▶ [TASK PROMPT]:
Within the records below, filter for lines carrying the word "distribution" and copy them.

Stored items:
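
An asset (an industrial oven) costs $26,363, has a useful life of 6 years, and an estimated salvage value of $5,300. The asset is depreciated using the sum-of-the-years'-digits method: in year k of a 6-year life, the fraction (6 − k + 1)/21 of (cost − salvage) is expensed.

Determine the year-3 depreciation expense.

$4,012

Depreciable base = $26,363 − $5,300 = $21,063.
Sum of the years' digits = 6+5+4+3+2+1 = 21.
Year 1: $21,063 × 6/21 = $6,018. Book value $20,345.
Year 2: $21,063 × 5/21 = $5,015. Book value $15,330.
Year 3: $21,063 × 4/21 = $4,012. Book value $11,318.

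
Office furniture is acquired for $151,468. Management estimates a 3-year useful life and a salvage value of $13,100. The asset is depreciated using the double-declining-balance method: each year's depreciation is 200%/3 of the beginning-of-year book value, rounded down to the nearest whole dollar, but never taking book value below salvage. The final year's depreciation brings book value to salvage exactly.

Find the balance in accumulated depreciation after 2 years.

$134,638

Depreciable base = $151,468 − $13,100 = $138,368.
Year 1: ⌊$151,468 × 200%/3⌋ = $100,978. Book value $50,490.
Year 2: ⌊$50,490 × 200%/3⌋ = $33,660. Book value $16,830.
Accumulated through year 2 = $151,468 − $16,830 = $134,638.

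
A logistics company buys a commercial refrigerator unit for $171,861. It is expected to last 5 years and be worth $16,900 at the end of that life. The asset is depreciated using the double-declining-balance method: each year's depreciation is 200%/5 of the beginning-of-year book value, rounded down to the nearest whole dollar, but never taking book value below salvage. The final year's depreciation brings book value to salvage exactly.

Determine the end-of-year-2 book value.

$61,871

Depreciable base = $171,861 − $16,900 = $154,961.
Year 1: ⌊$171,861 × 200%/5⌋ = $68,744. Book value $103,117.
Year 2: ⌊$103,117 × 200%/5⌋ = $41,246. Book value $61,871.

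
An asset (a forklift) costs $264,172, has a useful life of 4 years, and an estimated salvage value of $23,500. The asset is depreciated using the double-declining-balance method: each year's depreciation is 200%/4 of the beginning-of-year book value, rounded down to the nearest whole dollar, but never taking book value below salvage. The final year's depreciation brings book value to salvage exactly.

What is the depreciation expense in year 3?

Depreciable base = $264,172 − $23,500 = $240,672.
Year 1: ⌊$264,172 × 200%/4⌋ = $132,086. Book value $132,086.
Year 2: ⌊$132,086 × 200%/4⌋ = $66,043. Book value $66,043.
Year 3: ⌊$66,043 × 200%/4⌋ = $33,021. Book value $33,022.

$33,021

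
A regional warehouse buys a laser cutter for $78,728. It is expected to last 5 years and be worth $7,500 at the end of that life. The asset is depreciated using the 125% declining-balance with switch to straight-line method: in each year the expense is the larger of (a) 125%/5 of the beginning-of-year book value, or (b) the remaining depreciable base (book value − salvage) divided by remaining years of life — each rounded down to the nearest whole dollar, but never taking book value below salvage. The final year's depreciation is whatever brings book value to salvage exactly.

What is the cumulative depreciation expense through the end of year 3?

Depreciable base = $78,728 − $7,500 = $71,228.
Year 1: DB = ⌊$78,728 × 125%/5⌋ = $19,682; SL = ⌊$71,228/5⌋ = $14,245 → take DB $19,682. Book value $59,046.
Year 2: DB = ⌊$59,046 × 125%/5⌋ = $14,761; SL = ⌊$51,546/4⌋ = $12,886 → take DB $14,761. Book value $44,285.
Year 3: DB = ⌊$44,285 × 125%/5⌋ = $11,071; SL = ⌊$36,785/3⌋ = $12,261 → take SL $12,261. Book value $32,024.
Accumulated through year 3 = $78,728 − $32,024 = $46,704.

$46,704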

--

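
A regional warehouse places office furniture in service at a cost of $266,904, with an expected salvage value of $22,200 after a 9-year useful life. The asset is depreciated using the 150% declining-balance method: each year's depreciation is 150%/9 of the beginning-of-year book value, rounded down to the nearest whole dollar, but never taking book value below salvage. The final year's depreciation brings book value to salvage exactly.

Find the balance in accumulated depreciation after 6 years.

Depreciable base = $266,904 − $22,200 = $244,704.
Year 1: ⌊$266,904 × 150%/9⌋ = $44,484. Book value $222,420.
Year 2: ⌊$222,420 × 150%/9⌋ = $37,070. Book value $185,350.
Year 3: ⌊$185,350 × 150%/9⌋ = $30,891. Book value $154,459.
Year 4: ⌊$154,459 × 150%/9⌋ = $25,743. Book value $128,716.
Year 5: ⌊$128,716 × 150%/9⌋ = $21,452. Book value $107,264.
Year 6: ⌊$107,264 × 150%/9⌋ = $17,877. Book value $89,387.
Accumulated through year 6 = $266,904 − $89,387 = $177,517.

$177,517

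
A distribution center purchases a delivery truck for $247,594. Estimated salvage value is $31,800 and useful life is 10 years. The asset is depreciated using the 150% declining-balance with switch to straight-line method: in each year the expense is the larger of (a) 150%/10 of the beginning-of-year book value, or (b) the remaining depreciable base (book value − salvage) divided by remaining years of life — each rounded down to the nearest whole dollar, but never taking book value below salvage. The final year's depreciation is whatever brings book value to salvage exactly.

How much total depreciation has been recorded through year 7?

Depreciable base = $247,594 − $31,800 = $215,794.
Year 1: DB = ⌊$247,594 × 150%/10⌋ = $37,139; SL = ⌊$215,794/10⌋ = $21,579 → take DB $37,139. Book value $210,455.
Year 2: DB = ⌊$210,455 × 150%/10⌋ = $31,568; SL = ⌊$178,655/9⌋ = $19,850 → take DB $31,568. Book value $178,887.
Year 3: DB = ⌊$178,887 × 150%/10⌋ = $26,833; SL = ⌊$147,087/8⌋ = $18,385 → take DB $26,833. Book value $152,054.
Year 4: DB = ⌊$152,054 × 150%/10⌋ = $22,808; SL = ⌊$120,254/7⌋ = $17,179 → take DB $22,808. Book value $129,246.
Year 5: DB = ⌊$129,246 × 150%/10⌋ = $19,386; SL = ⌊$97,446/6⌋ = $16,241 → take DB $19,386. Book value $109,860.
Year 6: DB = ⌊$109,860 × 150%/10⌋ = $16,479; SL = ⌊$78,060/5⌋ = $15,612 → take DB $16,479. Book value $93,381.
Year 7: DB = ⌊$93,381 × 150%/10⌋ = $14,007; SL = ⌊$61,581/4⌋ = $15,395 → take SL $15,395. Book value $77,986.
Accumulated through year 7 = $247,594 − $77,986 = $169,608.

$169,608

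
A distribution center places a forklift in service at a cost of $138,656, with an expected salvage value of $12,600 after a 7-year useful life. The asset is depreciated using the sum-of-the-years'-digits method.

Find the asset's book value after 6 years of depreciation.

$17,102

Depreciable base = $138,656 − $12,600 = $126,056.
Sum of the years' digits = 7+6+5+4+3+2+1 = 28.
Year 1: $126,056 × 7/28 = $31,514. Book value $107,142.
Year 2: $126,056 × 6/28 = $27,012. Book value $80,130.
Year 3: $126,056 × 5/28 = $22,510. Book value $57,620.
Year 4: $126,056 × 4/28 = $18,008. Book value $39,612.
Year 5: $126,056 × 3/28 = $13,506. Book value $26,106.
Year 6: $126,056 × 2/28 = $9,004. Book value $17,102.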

▶ [WRITTEN ANSWER]:
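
A distribution center purchases a delivery truck for $247,594. Estimated salvage value is $31,800 and useful life is 10 years. The asset is depreciated using the 150% declining-balance with switch to straight-line method: in each year the expense is the larger of (a) 150%/10 of the beginning-of-year book value, or (b) the remaining depreciable base (book value − salvage) divided by remaining years of life — each rounded down to the nearest whole dollar, but never taking book value below salvage. The final year's depreciation is whatever brings book value to salvage exactly.
A distribution center places a forklift in service at a cost of $138,656, with an expected salvage value of $12,600 after a 7-year useful life. The asset is depreciated using the sum-of-the-years'-digits method.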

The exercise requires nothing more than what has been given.